Data for review:
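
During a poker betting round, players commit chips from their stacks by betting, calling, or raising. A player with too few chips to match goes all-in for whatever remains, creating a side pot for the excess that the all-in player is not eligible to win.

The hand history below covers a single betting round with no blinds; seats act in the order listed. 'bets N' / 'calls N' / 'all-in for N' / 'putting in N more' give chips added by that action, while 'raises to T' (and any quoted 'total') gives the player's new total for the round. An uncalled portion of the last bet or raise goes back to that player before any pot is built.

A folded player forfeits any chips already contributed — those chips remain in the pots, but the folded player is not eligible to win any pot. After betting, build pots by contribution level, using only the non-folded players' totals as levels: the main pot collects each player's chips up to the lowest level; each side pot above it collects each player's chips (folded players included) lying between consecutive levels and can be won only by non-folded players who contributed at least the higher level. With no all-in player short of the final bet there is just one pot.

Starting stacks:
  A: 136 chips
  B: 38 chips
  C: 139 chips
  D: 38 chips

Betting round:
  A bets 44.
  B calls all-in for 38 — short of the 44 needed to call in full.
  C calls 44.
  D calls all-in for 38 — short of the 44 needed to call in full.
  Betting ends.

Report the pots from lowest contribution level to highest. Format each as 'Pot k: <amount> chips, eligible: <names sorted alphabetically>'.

Contributions: A=44, B=38, C=44, D=38
Pot levels (distinct totals of non-folded players): 38, 44
Layer 1-38: 38 each from A, B, C, D = 38*4 = 152 chips; eligible A, B, C, D
Layer 39-44: 6 each from A, C = 6*2 = 12 chips; eligible A, C

Pot 1: 152 chips, eligible: A, B, C, D
Pot 2: 12 chips, eligible: A, C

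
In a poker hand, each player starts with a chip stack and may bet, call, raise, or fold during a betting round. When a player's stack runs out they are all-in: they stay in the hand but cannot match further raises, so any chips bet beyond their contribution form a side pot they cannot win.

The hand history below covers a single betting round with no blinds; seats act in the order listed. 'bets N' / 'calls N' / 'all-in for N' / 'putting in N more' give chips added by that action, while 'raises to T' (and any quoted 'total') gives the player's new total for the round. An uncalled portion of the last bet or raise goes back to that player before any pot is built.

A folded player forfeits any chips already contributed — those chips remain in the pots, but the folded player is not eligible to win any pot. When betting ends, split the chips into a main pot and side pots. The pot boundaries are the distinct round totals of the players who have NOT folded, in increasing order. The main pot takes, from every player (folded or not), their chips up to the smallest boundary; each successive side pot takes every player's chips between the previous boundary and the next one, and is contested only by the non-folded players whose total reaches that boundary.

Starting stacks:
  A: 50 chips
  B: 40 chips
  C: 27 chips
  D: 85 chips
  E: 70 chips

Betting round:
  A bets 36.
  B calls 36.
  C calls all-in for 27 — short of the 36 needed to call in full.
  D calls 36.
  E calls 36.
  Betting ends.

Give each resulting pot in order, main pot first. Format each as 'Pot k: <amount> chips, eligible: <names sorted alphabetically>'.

Pot 1: 135 chips, eligible: A, B, C, D, E
Pot 2: 36 chips, eligible: A, B, D, E

Derivation:
Contributions: A=36, B=36, C=27, D=36, E=36
Pot levels (distinct totals of non-folded players): 27, 36
Layer 1-27: 27 each from A, B, C, D, E = 27*5 = 135 chips; eligible A, B, C, D, E
Layer 28-36: 9 each from A, B, D, E = 9*4 = 36 chips; eligible A, B, D, E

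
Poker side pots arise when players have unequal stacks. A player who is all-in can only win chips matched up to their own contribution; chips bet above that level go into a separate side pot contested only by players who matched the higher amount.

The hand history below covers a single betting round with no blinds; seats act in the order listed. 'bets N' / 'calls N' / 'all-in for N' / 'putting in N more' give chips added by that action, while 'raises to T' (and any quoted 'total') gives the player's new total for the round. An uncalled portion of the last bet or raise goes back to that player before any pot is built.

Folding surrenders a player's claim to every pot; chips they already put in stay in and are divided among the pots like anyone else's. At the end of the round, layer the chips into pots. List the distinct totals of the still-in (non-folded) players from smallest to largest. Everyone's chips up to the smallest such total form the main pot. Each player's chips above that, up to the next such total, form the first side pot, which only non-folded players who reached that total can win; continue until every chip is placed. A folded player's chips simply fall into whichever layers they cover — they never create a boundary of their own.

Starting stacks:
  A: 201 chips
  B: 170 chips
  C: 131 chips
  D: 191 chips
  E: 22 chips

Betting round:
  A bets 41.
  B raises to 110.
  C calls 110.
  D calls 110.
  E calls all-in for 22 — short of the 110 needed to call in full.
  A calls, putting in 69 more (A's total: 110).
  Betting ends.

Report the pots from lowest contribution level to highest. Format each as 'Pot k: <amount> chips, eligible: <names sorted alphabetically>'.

Pot 1: 110 chips, eligible: A, B, C, D, E
Pot 2: 352 chips, eligible: A, B, C, D

Derivation:
Contributions: A=110, B=110, C=110, D=110, E=22
Pot levels (distinct totals of non-folded players): 22, 110
Layer 1-22: 22 each from A, B, C, D, E = 22*5 = 110 chips; eligible A, B, C, D, E
Layer 23-110: 88 each from A, B, C, D = 88*4 = 352 chips; eligible A, B, C, D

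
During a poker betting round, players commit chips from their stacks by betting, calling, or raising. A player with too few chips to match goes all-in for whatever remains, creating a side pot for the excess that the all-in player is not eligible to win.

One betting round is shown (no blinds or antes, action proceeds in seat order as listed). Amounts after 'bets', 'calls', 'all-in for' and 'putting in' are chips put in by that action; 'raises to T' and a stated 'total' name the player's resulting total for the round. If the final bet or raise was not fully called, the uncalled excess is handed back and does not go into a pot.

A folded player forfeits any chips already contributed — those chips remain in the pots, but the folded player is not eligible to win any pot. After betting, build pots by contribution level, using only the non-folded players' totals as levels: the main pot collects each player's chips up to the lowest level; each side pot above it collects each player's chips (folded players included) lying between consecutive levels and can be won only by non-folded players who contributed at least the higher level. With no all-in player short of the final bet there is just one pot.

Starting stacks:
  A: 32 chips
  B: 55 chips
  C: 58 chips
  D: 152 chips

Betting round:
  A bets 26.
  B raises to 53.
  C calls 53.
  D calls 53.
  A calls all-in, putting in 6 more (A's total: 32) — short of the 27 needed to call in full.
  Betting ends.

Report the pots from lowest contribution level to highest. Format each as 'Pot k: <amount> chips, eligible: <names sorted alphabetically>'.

Contributions: A=32, B=53, C=53, D=53
Pot levels (distinct totals of non-folded players): 32, 53
Layer 1-32: 32 each from A, B, C, D = 32*4 = 128 chips; eligible A, B, C, D
Layer 33-53: 21 each from B, C, D = 21*3 = 63 chips; eligible B, C, D

Pot 1: 128 chips, eligible: A, B, C, D
Pot 2: 63 chips, eligible: B, C, D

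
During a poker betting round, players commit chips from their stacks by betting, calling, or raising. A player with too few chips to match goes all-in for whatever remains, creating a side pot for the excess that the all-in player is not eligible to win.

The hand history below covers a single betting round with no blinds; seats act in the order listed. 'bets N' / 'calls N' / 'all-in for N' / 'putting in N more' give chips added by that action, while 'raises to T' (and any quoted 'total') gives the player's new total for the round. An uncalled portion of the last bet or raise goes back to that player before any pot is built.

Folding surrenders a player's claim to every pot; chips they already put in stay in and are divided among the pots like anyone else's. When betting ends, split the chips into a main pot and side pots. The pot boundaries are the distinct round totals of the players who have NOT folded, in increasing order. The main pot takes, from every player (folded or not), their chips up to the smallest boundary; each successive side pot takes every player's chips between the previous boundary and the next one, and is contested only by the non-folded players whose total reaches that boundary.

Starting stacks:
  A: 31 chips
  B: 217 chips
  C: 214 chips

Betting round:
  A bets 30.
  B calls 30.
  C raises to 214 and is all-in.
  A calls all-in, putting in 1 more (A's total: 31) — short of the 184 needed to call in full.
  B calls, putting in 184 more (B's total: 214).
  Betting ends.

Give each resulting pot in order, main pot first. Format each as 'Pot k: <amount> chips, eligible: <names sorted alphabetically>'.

Pot 1: 93 chips, eligible: A, B, C
Pot 2: 366 chips, eligible: B, C

Derivation:
Contributions: A=31, B=214, C=214
Pot levels (distinct totals of non-folded players): 31, 214
Layer 1-31: 31 each from A, B, C = 31*3 = 93 chips; eligible A, B, C
Layer 32-214: 183 each from B, C = 183*2 = 366 chips; eligible B, C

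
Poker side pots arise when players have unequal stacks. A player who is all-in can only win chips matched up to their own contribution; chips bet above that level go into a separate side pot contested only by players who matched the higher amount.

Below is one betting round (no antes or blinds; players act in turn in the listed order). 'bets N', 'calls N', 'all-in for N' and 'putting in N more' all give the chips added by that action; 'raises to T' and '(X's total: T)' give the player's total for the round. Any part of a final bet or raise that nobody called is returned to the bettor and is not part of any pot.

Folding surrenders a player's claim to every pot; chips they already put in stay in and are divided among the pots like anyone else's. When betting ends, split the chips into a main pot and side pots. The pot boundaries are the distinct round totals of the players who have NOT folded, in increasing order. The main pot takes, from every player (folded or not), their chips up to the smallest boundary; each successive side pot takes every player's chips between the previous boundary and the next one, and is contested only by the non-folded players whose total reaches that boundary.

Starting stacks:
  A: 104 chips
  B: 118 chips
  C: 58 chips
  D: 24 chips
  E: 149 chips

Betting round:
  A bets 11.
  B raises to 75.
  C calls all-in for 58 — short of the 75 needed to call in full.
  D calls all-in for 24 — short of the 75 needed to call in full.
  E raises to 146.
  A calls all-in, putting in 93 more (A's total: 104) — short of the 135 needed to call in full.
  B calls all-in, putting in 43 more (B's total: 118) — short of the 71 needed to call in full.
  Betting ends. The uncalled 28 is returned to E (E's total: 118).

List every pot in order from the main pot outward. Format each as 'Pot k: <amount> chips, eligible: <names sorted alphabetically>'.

Contributions (after 28 returned to E): A=104, B=118, C=58, D=24, E=118
Pot levels (distinct totals of non-folded players): 24, 58, 104, 118
Layer 1-24: 24 each from A, B, C, D, E = 24*5 = 120 chips; eligible A, B, C, D, E
Layer 25-58: 34 each from A, B, C, E = 34*4 = 136 chips; eligible A, B, C, E
Layer 59-104: 46 each from A, B, E = 46*3 = 138 chips; eligible A, B, E
Layer 105-118: 14 each from B, E = 14*2 = 28 chips; eligible B, E

Pot 1: 120 chips, eligible: A, B, C, D, E
Pot 2: 136 chips, eligible: A, B, C, E
Pot 3: 138 chips, eligible: A, B, E
Pot 4: 28 chips, eligible: B, E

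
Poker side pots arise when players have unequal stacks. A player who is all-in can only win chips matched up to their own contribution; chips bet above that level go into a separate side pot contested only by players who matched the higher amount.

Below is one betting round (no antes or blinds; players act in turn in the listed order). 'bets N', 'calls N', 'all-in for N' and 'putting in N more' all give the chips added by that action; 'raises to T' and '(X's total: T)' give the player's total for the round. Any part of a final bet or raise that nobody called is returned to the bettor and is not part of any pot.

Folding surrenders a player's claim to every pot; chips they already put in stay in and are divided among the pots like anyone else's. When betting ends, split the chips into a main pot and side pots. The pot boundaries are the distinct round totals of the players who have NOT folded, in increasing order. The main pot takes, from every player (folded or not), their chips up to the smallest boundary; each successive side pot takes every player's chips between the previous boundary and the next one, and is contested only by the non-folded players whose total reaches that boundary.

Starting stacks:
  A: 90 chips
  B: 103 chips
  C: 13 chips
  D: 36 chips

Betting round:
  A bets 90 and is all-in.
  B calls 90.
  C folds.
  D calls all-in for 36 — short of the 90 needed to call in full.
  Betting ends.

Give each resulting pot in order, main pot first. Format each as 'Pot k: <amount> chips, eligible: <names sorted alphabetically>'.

Contributions: A=90, B=90, D=36
Folded: C
Pot levels (distinct totals of non-folded players): 36, 90
Layer 1-36: 36 each from A, B, D = 36*3 = 108 chips; eligible A, B, D
Layer 37-90: 54 each from A, B = 54*2 = 108 chips; eligible A, B

Pot 1: 108 chips, eligible: A, B, D
Pot 2: 108 chips, eligible: A, B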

Task description:
Of all the entries above, retype exactly the lines from the line with "A calls, putting" to the line with "One betting round is", both included, and no others.

Solution to this exercise:
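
  A calls, putting in 69 more (A's total: 110).
  Betting ends.

Report the pots from lowest contribution level to highest. Format each as 'Pot k: <amount> chips, eligible: <names sorted alphabetically>'.

Pot 1: 110 chips, eligible: A, B, C, D, E
Pot 2: 352 chips, eligible: A, B, C, D

Derivation:
Contributions: A=110, B=110, C=110, D=110, E=22
Pot levels (distinct totals of non-folded players): 22, 110
Layer 1-22: 22 each from A, B, C, D, E = 22*5 = 110 chips; eligible A, B, C, D, E
Layer 23-110: 88 each from A, B, C, D = 88*4 = 352 chips; eligible A, B, C, D

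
During a poker betting round, players commit chips from their stacks by betting, calling, or raising. A player with too few chips to match goes all-in for whatever remains, creating a side pot for the excess that the all-in player is not eligible to win.

One betting round is shown (no blinds or antes, action proceeds in seat order as listed). Amounts after 'bets', 'calls', 'all-in for' and 'putting in' are chips put in by that action; 'raises to T' and a stated 'total' name the player's resulting total for the round. If the final bet or raise was not fully called, the uncalled excess is handed back and does not go into a pot.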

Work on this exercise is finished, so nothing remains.